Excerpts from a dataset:
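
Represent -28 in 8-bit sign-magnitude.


Sign bit: 1 (negative)
Magnitude: 28 = 0011100
= 10011100


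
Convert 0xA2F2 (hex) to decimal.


Positional values:
Position 0: 2 × 16^0 = 2 × 1 = 2
Position 1: F × 16^1 = 15 × 16 = 240
Position 2: 2 × 16^2 = 2 × 256 = 512
Position 3: A × 16^3 = 10 × 4096 = 40960
Sum = 2 + 240 + 512 + 40960
= 41714


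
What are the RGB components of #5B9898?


Hex: #5B9898
R = 5B₁₆ = 91
G = 98₁₆ = 152
B = 98₁₆ = 152
= RGB(91, 152, 152)


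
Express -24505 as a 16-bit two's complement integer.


Original: 0101111110111001
Step 1 - Invert all bits: 1010000001000110
Step 2 - Add 1: 1010000001000110 + 1
= 1010000001000111 (represents -24505)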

What to do
Once more, give all the records exactly as they were written.

Solution to the problem
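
Represent -28 in 8-bit sign-magnitude.


Sign bit: 1 (negative)
Magnitude: 28 = 0011100
= 10011100


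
Convert 0xA2F2 (hex) to decimal.


Positional values:
Position 0: 2 × 16^0 = 2 × 1 = 2
Position 1: F × 16^1 = 15 × 16 = 240
Position 2: 2 × 16^2 = 2 × 256 = 512
Position 3: A × 16^3 = 10 × 4096 = 40960
Sum = 2 + 240 + 512 + 40960
= 41714


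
What are the RGB components of #5B9898?


Hex: #5B9898
R = 5B₁₆ = 91
G = 98₁₆ = 152
B = 98₁₆ = 152
= RGB(91, 152, 152)


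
Express -24505 as a 16-bit two's complement integer.


Original: 0101111110111001
Step 1 - Invert all bits: 1010000001000110
Step 2 - Add 1: 1010000001000110 + 1
= 1010000001000111 (represents -24505)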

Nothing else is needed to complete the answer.